*** Data for this task Section Begins ***

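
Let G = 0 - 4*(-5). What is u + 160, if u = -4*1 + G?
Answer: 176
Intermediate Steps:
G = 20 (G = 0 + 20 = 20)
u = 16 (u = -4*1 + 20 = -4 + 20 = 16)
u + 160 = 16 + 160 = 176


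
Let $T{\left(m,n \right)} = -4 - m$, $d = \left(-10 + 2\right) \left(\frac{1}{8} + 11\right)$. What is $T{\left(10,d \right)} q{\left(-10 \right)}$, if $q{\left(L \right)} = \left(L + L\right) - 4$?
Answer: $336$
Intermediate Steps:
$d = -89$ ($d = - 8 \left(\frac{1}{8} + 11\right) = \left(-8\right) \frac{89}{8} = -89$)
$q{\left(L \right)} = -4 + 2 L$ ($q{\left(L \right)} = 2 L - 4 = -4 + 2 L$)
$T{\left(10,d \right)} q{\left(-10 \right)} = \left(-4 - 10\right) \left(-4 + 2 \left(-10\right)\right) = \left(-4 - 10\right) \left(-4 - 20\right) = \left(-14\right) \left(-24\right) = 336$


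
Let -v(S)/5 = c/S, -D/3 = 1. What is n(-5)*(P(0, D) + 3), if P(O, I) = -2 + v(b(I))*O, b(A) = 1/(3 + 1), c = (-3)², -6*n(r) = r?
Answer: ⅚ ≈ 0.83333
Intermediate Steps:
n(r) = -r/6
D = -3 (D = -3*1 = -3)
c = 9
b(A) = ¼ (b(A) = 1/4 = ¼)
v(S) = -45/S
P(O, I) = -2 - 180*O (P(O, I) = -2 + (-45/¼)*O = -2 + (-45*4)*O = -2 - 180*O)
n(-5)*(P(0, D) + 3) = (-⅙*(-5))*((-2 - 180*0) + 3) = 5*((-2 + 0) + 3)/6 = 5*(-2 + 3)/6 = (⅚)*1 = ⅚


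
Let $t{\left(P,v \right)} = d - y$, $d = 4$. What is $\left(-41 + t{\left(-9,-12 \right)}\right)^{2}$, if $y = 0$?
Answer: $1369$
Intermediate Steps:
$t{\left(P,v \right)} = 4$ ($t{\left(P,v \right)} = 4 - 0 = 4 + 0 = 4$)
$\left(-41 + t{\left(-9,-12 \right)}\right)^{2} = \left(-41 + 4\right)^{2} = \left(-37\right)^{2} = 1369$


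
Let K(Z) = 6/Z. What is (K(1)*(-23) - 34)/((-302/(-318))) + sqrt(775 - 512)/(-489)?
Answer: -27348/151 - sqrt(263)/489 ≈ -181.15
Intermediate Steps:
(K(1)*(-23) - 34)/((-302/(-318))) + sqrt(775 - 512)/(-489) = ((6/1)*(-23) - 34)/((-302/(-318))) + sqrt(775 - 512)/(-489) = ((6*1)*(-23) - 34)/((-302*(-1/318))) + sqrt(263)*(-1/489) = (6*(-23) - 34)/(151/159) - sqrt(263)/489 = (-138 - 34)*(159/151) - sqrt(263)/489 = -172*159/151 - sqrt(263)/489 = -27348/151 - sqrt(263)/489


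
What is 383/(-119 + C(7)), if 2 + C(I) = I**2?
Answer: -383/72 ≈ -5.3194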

*** Data for this task Section Ends ***
*** Data for this task Section Begins ***

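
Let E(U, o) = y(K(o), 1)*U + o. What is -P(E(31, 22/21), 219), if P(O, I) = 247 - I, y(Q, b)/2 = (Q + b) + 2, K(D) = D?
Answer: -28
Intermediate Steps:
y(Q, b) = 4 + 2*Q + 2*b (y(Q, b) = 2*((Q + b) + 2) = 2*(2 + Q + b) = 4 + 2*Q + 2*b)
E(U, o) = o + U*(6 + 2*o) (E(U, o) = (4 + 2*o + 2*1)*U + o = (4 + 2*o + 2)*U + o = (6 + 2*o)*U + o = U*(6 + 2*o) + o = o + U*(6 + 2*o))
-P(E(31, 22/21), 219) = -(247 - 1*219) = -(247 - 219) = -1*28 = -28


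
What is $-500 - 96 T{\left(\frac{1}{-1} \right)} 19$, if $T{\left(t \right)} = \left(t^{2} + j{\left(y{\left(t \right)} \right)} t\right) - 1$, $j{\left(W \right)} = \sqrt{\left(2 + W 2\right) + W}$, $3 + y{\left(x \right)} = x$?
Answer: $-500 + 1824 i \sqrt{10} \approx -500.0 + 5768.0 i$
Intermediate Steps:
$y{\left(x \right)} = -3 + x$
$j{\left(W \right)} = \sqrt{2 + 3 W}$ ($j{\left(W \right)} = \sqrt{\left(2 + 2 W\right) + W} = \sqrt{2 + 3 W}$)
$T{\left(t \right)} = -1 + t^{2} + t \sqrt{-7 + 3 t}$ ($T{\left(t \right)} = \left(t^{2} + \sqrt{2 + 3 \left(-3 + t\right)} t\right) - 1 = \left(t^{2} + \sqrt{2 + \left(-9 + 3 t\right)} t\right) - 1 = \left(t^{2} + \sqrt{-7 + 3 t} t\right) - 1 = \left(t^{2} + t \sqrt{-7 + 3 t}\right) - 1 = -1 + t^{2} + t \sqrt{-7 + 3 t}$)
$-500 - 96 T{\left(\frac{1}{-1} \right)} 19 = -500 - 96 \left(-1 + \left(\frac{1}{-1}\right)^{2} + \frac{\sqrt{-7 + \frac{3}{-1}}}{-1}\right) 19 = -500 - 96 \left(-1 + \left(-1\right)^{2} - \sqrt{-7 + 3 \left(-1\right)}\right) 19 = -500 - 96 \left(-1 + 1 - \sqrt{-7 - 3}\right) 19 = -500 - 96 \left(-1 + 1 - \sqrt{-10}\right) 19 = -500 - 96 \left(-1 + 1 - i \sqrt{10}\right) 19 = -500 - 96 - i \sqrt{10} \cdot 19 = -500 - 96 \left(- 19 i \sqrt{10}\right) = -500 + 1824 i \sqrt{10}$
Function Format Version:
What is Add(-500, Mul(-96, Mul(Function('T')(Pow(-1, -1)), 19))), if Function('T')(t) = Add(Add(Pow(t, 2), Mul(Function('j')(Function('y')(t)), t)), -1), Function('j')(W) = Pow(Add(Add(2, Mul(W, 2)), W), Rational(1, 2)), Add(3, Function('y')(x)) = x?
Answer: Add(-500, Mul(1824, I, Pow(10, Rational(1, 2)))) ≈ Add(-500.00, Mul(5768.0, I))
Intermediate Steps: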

*** Data for this task Section Ends ***
*** Data for this task Section Begins ***

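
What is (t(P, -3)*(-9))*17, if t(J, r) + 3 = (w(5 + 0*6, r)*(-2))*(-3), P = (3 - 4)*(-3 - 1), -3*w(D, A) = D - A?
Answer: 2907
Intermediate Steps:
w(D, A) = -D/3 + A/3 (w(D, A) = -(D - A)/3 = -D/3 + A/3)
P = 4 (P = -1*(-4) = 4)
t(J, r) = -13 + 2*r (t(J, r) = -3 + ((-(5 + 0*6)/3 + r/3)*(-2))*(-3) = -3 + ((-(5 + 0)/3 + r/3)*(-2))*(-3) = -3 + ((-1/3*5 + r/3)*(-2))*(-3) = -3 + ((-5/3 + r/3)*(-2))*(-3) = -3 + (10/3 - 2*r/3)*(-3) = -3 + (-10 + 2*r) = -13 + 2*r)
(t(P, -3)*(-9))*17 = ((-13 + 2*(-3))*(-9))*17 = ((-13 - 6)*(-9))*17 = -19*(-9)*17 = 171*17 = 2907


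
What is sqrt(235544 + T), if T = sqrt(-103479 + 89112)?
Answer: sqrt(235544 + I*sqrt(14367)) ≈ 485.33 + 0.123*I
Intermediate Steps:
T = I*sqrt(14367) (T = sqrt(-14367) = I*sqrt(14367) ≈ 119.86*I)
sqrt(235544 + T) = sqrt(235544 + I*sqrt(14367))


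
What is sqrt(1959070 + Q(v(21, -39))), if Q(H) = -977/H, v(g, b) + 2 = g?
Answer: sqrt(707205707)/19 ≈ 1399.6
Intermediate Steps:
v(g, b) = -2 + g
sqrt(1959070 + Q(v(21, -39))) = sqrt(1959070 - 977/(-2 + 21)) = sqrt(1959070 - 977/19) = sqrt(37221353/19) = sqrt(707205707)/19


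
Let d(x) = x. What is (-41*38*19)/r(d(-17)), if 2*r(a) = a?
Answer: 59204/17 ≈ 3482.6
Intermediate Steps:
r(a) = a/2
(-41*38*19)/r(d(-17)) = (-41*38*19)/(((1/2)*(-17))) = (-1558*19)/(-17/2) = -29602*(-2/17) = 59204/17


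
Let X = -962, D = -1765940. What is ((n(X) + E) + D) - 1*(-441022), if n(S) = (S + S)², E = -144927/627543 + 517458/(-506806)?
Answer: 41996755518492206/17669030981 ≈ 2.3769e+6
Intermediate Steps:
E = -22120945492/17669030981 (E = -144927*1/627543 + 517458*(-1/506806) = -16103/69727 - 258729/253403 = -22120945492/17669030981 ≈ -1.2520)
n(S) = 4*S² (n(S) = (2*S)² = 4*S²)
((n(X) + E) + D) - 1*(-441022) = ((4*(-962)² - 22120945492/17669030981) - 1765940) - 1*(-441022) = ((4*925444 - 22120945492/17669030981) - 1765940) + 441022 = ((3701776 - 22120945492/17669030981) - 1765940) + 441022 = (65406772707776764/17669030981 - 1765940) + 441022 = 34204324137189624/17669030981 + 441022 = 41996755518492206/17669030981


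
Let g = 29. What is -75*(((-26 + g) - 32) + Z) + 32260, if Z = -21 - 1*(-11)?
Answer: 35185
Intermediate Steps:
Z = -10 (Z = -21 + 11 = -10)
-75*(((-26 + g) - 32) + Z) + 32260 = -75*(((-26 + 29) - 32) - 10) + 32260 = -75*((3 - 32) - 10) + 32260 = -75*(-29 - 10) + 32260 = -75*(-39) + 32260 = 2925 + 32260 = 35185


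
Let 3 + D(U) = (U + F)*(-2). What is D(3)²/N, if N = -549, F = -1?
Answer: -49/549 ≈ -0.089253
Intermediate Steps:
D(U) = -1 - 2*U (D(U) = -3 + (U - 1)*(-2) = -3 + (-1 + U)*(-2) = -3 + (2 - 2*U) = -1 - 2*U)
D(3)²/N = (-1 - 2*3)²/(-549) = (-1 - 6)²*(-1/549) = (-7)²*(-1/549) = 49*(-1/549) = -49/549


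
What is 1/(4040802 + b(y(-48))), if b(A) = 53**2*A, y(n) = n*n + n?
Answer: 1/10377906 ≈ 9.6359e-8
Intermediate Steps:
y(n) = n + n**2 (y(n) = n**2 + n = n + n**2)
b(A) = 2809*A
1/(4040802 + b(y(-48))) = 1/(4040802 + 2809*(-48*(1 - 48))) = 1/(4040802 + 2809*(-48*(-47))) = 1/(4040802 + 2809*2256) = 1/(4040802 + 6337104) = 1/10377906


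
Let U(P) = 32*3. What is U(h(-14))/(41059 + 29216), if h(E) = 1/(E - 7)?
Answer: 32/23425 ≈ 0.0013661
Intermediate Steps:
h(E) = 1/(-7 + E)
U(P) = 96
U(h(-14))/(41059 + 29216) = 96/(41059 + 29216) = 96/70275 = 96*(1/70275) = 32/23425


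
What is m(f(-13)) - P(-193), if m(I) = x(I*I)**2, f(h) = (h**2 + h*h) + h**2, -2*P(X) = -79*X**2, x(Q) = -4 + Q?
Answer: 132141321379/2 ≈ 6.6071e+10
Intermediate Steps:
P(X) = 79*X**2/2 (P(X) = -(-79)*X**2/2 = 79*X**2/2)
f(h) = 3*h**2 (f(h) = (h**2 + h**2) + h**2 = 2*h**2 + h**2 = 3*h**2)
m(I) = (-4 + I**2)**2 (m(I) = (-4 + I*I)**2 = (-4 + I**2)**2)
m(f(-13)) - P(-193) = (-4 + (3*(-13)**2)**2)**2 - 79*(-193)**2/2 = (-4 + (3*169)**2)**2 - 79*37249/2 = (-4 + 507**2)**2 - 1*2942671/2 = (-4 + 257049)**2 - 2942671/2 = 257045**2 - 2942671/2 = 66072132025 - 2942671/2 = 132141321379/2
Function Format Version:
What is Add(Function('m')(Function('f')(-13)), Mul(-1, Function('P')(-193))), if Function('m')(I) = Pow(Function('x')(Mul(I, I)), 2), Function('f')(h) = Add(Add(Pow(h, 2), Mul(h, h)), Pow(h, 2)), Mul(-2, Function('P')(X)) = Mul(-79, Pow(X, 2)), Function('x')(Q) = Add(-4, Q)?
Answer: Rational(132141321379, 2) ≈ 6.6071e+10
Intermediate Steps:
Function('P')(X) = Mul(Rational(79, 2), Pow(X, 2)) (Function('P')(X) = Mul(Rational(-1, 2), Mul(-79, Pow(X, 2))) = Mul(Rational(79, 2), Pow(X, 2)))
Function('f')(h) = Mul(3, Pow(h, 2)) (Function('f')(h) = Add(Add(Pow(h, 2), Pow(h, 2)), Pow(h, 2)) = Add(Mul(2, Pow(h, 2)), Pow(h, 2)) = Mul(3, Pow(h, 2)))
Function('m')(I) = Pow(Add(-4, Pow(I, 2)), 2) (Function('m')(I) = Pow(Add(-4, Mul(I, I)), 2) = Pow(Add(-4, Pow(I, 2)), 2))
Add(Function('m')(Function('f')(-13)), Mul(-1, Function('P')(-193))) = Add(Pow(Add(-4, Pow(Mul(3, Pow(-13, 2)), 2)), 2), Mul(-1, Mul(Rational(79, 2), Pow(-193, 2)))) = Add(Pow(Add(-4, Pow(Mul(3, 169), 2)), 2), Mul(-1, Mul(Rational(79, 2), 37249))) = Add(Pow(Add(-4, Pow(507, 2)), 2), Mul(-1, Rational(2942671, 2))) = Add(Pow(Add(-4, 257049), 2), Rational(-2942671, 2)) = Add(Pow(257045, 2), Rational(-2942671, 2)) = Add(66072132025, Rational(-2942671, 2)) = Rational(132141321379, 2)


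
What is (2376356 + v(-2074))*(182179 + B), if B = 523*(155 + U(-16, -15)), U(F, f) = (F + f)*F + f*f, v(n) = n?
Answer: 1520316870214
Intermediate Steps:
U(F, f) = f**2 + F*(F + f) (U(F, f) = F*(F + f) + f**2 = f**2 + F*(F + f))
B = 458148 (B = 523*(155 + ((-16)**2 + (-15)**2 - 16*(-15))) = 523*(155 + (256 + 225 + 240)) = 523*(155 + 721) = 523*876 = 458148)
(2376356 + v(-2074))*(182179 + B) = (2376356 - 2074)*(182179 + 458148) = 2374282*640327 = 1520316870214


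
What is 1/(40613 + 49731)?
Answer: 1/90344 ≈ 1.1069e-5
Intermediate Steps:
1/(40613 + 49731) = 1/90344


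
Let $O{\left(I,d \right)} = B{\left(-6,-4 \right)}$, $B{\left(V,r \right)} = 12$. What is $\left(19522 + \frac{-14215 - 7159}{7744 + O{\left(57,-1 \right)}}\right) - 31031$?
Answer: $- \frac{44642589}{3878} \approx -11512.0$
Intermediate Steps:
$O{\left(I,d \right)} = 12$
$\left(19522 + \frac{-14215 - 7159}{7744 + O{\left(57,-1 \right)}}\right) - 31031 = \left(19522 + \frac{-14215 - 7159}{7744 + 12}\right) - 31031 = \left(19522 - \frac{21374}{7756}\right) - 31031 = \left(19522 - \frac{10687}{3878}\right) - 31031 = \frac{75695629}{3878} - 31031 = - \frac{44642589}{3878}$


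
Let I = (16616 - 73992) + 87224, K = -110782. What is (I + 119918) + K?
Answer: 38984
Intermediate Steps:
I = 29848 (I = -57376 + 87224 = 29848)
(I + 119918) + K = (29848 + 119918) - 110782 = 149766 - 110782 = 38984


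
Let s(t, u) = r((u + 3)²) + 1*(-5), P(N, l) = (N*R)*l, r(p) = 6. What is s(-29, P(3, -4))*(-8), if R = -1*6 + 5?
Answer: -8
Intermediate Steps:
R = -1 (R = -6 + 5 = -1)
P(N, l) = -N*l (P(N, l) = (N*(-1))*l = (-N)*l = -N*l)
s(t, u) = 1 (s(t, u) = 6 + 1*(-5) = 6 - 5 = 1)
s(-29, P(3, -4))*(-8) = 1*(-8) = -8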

*** Data for this task Section Ends ***

Of the entries listed above, reproduce only the lines starting at the line containing "Let G = 0 - 4*(-5)." and ending at the line containing "Answer: $336$". Include both, exactly as they stand.

§ **Task result**
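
Let G = 0 - 4*(-5). What is u + 160, if u = -4*1 + G?
Answer: 176
Intermediate Steps:
G = 20 (G = 0 + 20 = 20)
u = 16 (u = -4*1 + 20 = -4 + 20 = 16)
u + 160 = 16 + 160 = 176


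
Let $T{\left(m,n \right)} = -4 - m$, $d = \left(-10 + 2\right) \left(\frac{1}{8} + 11\right)$. What is $T{\left(10,d \right)} q{\left(-10 \right)}$, if $q{\left(L \right)} = \left(L + L\right) - 4$?
Answer: $336$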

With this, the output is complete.